[ASSIGNMENT]
Note how many lines in the following material mention "filter", then give that number by itself.

[DATA RECORDS]
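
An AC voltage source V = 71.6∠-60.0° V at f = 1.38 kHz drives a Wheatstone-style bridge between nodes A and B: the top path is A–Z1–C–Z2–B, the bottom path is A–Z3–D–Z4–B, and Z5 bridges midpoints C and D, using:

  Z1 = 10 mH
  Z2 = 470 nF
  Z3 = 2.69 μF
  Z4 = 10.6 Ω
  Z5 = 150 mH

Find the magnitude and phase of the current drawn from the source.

Step 1 — Angular frequency: ω = 2π·f = 2π·1380 = 8671 rad/s.
Step 2 — Component impedances:
  Z1: Z = jωL = j·8671·0.01 = 0 + j86.71 Ω
  Z2: Z = 1/(jωC) = -j/(ω·C) = 0 - j245.4 Ω
  Z3: Z = 1/(jωC) = -j/(ω·C) = 0 - j42.87 Ω
  Z4: Z = R = 10.6 Ω
  Z5: Z = jωL = j·8671·0.15 = 0 + j1301 Ω
Step 3 — Bridge requires nodal analysis (the Z5 bridge couples midpoints C and D, so the two paths cannot be reduced to a simple series/parallel combination). Setting node B to ground and injecting 1 A at node A, the 3-node admittance system at A, C, D solves to V_A = Z_AB = 6.692 - j36.12 Ω = 36.73∠-79.5° Ω.
Step 4 — Source phasor: V = 71.6∠-60.0° V = 35.8 - j62.01 V.
Step 5 — Ohm's law: I = V / Z_total = (35.8 - j62.01) / (6.692 - j36.12) = 1.838 + j0.6508 A.
Step 6 — Convert to polar: |I| = 1.949 A, ∠I = 19.5°.

I = 1.949∠19.5° A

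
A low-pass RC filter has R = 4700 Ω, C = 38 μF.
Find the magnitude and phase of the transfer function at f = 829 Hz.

Step 1 — Angular frequency: ω = 2π·829 = 5209 rad/s.
Step 2 — Transfer function: H(jω) = 1/(1 + jωRC).
Step 3 — Denominator: 1 + jωRC = 1 + j·5209·4700·3.8e-05 = 1 + j930.3.
Step 4 — H = 1.155e-06 - j0.001075.
Step 5 — Magnitude: |H| = 0.001075 (-59.4 dB); phase: φ = -89.9°.

|H| = 0.001075 (-59.4 dB), φ = -89.9°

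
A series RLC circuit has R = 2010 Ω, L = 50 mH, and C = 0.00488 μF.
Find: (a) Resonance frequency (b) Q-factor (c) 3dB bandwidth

Step 1 — Resonance: ω₀ = 1/√(LC) = 1/√(0.05·4.88e-09) = 6.402e+04 rad/s.
Step 2 — f₀ = ω₀/(2π) = 1.019e+04 Hz.
Step 3 — Series Q: Q = ω₀L/R = 6.402e+04·0.05/2010 = 1.592.
Step 4 — Bandwidth: Δω = ω₀/Q = 4.02e+04 rad/s; BW = Δω/(2π) = 6398 Hz.

(a) f₀ = 1.019e+04 Hz  (b) Q = 1.592  (c) BW = 6398 Hz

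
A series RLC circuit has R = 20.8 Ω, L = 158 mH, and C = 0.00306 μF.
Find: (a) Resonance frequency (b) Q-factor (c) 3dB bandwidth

Step 1 — Resonance: ω₀ = 1/√(LC) = 1/√(0.158·3.06e-09) = 4.548e+04 rad/s.
Step 2 — f₀ = ω₀/(2π) = 7238 Hz.
Step 3 — Series Q: Q = ω₀L/R = 4.548e+04·0.158/20.8 = 345.5.
Step 4 — Bandwidth: Δω = ω₀/Q = 131.6 rad/s; BW = Δω/(2π) = 20.95 Hz.

(a) f₀ = 7238 Hz  (b) Q = 345.5  (c) BW = 20.95 Hz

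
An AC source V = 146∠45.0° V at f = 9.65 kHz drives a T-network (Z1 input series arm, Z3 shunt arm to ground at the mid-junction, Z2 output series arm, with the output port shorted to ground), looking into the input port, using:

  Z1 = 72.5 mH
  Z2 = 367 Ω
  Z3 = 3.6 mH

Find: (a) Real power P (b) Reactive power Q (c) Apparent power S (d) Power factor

Step 1 — Angular frequency: ω = 2π·f = 2π·9650 = 6.063e+04 rad/s.
Step 2 — Component impedances:
  Z1: Z = jωL = j·6.063e+04·0.0725 = 0 + j4396 Ω
  Z2: Z = R = 367 Ω
  Z3: Z = jωL = j·6.063e+04·0.0036 = 0 + j218.3 Ω
Step 3 — With the output port shorted to ground, the output series arm Z2 runs from the junction to ground; the shunt arm Z3 also runs from the junction to ground. They appear in parallel: Z3 || Z2 = 95.9 + j161.2 Ω.
Step 4 — Series with input arm Z1: Z_in = Z1 + (Z3 || Z2) = 95.9 + j4557 Ω = 4558∠88.8° Ω.
Step 5 — Source phasor: V = 146∠45.0° V = 103.2 + j103.2 V.
Step 6 — Current: I = V / Z = 0.02312 - j0.02217 A = 0.03203∠-43.8° A.
Step 7 — Complex power: S = V·I* = 0.09839 + j4.675 VA.
Step 8 — Real power: P = Re(S) = 0.09839 W.
Step 9 — Reactive power: Q = Im(S) = 4.675 VAR.
Step 10 — Apparent power: |S| = 4.676 VA.
Step 11 — Power factor: PF = P/|S| = 0.02104 (lagging).

(a) P = 0.09839 W  (b) Q = 4.675 VAR  (c) S = 4.676 VA  (d) PF = 0.02104 (lagging)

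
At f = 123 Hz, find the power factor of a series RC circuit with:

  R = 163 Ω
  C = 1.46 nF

Step 1 — Angular frequency: ω = 2π·f = 2π·123 = 772.8 rad/s.
Step 2 — Component impedances:
  R: Z = R = 163 Ω
  C: Z = 1/(jωC) = -j/(ω·C) = 0 - j8.863e+05 Ω
Step 3 — Series combination: Z_total = R + C = 163 - j8.863e+05 Ω = 8.863e+05∠-90.0° Ω.
Step 4 — Power factor: PF = cos(φ) = Re(Z)/|Z| = 163/8.863e+05 = 0.0001839.
Step 5 — Type: Im(Z) = -8.863e+05 ⇒ leading (phase φ = -90.0°).

PF = 0.0001839 (leading, φ = -90.0°)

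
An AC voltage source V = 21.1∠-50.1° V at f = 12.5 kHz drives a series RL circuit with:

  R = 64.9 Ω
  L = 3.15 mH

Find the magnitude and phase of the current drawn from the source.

Step 1 — Angular frequency: ω = 2π·f = 2π·1.25e+04 = 7.854e+04 rad/s.
Step 2 — Component impedances:
  R: Z = R = 64.9 Ω
  L: Z = jωL = j·7.854e+04·0.00315 = 0 + j247.4 Ω
Step 3 — Series combination: Z_total = R + L = 64.9 + j247.4 Ω = 255.8∠75.3° Ω.
Step 4 — Source phasor: V = 21.1∠-50.1° V = 13.53 - j16.19 V.
Step 5 — Ohm's law: I = V / Z_total = (13.53 - j16.19) / (64.9 + j247.4) = -0.04779 - j0.06724 A.
Step 6 — Convert to polar: |I| = 0.0825 A, ∠I = -125.4°.

I = 0.0825∠-125.4° A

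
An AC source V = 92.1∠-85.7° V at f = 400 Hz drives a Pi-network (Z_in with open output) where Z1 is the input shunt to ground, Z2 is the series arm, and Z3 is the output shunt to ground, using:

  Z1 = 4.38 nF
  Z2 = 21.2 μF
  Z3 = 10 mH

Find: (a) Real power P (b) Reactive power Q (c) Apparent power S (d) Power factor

Step 1 — Angular frequency: ω = 2π·f = 2π·400 = 2513 rad/s.
Step 2 — Component impedances:
  Z1: Z = 1/(jωC) = -j/(ω·C) = 0 - j9.084e+04 Ω
  Z2: Z = 1/(jωC) = -j/(ω·C) = 0 - j18.77 Ω
  Z3: Z = jωL = j·2513·0.01 = 0 + j25.13 Ω
Step 3 — With open output, the series arm Z2 and the output shunt Z3 appear in series to ground: Z2 + Z3 = 0 + j6.364 Ω.
Step 4 — Parallel with input shunt Z1: Z_in = Z1 || (Z2 + Z3) = 0 + j6.365 Ω = 6.365∠90.0° Ω.
Step 5 — Source phasor: V = 92.1∠-85.7° V = 6.906 - j91.84 V.
Step 6 — Current: I = V / Z = -14.43 - j1.085 A = 14.47∠-175.7° A.
Step 7 — Complex power: S = V·I* = 0 + j1333 VA.
Step 8 — Real power: P = Re(S) = 0 W.
Step 9 — Reactive power: Q = Im(S) = 1333 VAR.
Step 10 — Apparent power: |S| = 1333 VA.
Step 11 — Power factor: PF = P/|S| = 0 (lagging).

(a) P = 0 W  (b) Q = 1333 VAR  (c) S = 1333 VA  (d) PF = 0 (lagging)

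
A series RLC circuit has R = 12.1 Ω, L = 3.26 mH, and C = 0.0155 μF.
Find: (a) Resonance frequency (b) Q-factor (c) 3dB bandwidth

Step 1 — Resonance: ω₀ = 1/√(LC) = 1/√(0.00326·1.55e-08) = 1.407e+05 rad/s.
Step 2 — f₀ = ω₀/(2π) = 2.239e+04 Hz.
Step 3 — Series Q: Q = ω₀L/R = 1.407e+05·0.00326/12.1 = 37.9.
Step 4 — Bandwidth: Δω = ω₀/Q = 3712 rad/s; BW = Δω/(2π) = 590.7 Hz.

(a) f₀ = 2.239e+04 Hz  (b) Q = 37.9  (c) BW = 590.7 Hz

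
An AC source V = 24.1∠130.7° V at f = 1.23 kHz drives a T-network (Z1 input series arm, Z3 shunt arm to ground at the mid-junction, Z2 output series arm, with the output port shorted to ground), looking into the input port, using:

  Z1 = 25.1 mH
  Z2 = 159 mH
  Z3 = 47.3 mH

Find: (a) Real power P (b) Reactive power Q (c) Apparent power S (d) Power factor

Step 1 — Angular frequency: ω = 2π·f = 2π·1230 = 7728 rad/s.
Step 2 — Component impedances:
  Z1: Z = jωL = j·7728·0.0251 = 0 + j194 Ω
  Z2: Z = jωL = j·7728·0.159 = 0 + j1229 Ω
  Z3: Z = jωL = j·7728·0.0473 = 0 + j365.5 Ω
Step 3 — With the output port shorted to ground, the output series arm Z2 runs from the junction to ground; the shunt arm Z3 also runs from the junction to ground. They appear in parallel: Z3 || Z2 = 0 + j281.7 Ω.
Step 4 — Series with input arm Z1: Z_in = Z1 + (Z3 || Z2) = 0 + j475.7 Ω = 475.7∠90.0° Ω.
Step 5 — Source phasor: V = 24.1∠130.7° V = -15.72 + j18.27 V.
Step 6 — Current: I = V / Z = 0.03841 + j0.03304 A = 0.05066∠40.7° A.
Step 7 — Complex power: S = V·I* = 0 + j1.221 VA.
Step 8 — Real power: P = Re(S) = 0 W.
Step 9 — Reactive power: Q = Im(S) = 1.221 VAR.
Step 10 — Apparent power: |S| = 1.221 VA.
Step 11 — Power factor: PF = P/|S| = 0 (lagging).

(a) P = 0 W  (b) Q = 1.221 VAR  (c) S = 1.221 VA  (d) PF = 0 (lagging)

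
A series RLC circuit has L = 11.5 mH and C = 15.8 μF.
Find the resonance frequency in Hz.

Step 1 — Resonance condition Im(Z)=0 gives ω₀ = 1/√(LC).
Step 2 — ω₀ = 1/√(0.0115·1.58e-05) = 2346 rad/s.
Step 3 — f₀ = ω₀/(2π) = 373.4 Hz.

f₀ = 373.4 Hz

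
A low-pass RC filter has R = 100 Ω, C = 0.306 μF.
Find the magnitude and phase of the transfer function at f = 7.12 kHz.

Step 1 — Angular frequency: ω = 2π·7120 = 4.474e+04 rad/s.
Step 2 — Transfer function: H(jω) = 1/(1 + jωRC).
Step 3 — Denominator: 1 + jωRC = 1 + j·4.474e+04·100·3.06e-07 = 1 + j1.369.
Step 4 — H = 0.348 - j0.4763.
Step 5 — Magnitude: |H| = 0.5899 (-4.6 dB); phase: φ = -53.9°.

|H| = 0.5899 (-4.6 dB), φ = -53.9°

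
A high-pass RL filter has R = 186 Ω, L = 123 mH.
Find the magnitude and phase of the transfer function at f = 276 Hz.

Step 1 — Angular frequency: ω = 2π·276 = 1734 rad/s.
Step 2 — Transfer function: H(jω) = jωL/(R + jωL).
Step 3 — Numerator jωL = j·213.3; denominator R + jωL = 186 + j213.3.
Step 4 — H = 0.5681 + j0.4953.
Step 5 — Magnitude: |H| = 0.7537 (-2.5 dB); phase: φ = 41.1°.

|H| = 0.7537 (-2.5 dB), φ = 41.1°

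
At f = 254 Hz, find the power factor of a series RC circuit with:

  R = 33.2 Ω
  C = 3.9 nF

Step 1 — Angular frequency: ω = 2π·f = 2π·254 = 1596 rad/s.
Step 2 — Component impedances:
  R: Z = R = 33.2 Ω
  C: Z = 1/(jωC) = -j/(ω·C) = 0 - j1.607e+05 Ω
Step 3 — Series combination: Z_total = R + C = 33.2 - j1.607e+05 Ω = 1.607e+05∠-90.0° Ω.
Step 4 — Power factor: PF = cos(φ) = Re(Z)/|Z| = 33.2/1.607e+05 = 0.0002066.
Step 5 — Type: Im(Z) = -1.607e+05 ⇒ leading (phase φ = -90.0°).

PF = 0.0002066 (leading, φ = -90.0°)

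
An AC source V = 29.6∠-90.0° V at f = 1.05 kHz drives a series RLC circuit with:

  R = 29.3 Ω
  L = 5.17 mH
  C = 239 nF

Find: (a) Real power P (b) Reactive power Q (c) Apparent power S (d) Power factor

Step 1 — Angular frequency: ω = 2π·f = 2π·1050 = 6597 rad/s.
Step 2 — Component impedances:
  R: Z = R = 29.3 Ω
  L: Z = jωL = j·6597·0.00517 = 0 + j34.11 Ω
  C: Z = 1/(jωC) = -j/(ω·C) = 0 - j634.2 Ω
Step 3 — Series combination: Z_total = R + L + C = 29.3 - j600.1 Ω = 600.8∠-87.2° Ω.
Step 4 — Source phasor: V = 29.6∠-90.0° V = 0 - j29.6 V.
Step 5 — Current: I = V / Z = 0.04921 - j0.002403 A = 0.04927∠-2.8° A.
Step 6 — Complex power: S = V·I* = 0.07112 - j1.457 VA.
Step 7 — Real power: P = Re(S) = 0.07112 W.
Step 8 — Reactive power: Q = Im(S) = -1.457 VAR.
Step 9 — Apparent power: |S| = 1.458 VA.
Step 10 — Power factor: PF = P/|S| = 0.04877 (leading).

(a) P = 0.07112 W  (b) Q = -1.457 VAR  (c) S = 1.458 VA  (d) PF = 0.04877 (leading)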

[WRITTEN SOLUTION]
3